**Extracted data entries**
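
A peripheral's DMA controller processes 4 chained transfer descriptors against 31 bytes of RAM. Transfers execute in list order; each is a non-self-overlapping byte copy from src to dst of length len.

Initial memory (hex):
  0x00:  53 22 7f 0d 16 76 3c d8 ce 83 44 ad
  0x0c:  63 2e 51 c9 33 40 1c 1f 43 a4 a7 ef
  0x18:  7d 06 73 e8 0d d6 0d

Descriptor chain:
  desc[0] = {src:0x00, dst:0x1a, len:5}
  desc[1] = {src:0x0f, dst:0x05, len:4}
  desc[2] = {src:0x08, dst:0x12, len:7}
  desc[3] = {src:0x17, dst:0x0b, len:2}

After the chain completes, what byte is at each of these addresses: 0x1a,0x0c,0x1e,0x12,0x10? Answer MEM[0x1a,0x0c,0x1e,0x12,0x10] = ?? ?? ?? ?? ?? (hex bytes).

MEM[0x1a,0x0c,0x1e,0x12,0x10] = 53 51 16 1c 33

[0] 0x00->0x1a len=5 : 53 22 7f 0d 16
[1] 0x0f->0x05 len=4 : c9 33 40 1c
[2] 0x08->0x12 len=7 : 1c 83 44 ad 63 2e 51
[3] 0x17->0x0b len=2 : 2e 51
query mem[0x1a]=0x53, mem[0x0c]=0x51, mem[0x1e]=0x16, mem[0x12]=0x1c, mem[0x10]=0x33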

**Directions**
Print only the lines from the one with "ce 83 44 ad" to the end of the records, both included.

**Written response**
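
  0x00:  53 22 7f 0d 16 76 3c d8 ce 83 44 ad
  0x0c:  63 2e 51 c9 33 40 1c 1f 43 a4 a7 ef
  0x18:  7d 06 73 e8 0d d6 0d

Descriptor chain:
  desc[0] = {src:0x00, dst:0x1a, len:5}
  desc[1] = {src:0x0f, dst:0x05, len:4}
  desc[2] = {src:0x08, dst:0x12, len:7}
  desc[3] = {src:0x17, dst:0x0b, len:2}

After the chain completes, what byte is at each of these addresses: 0x1a,0x0c,0x1e,0x12,0x10? Answer MEM[0x1a,0x0c,0x1e,0x12,0x10] = ?? ?? ?? ?? ?? (hex bytes).

MEM[0x1a,0x0c,0x1e,0x12,0x10] = 53 51 16 1c 33

[0] 0x00->0x1a len=5 : 53 22 7f 0d 16
[1] 0x0f->0x05 len=4 : c9 33 40 1c
[2] 0x08->0x12 len=7 : 1c 83 44 ad 63 2e 51
[3] 0x17->0x0b len=2 : 2e 51
query mem[0x1a]=0x53, mem[0x0c]=0x51, mem[0x1e]=0x16, mem[0x12]=0x1c, mem[0x10]=0x33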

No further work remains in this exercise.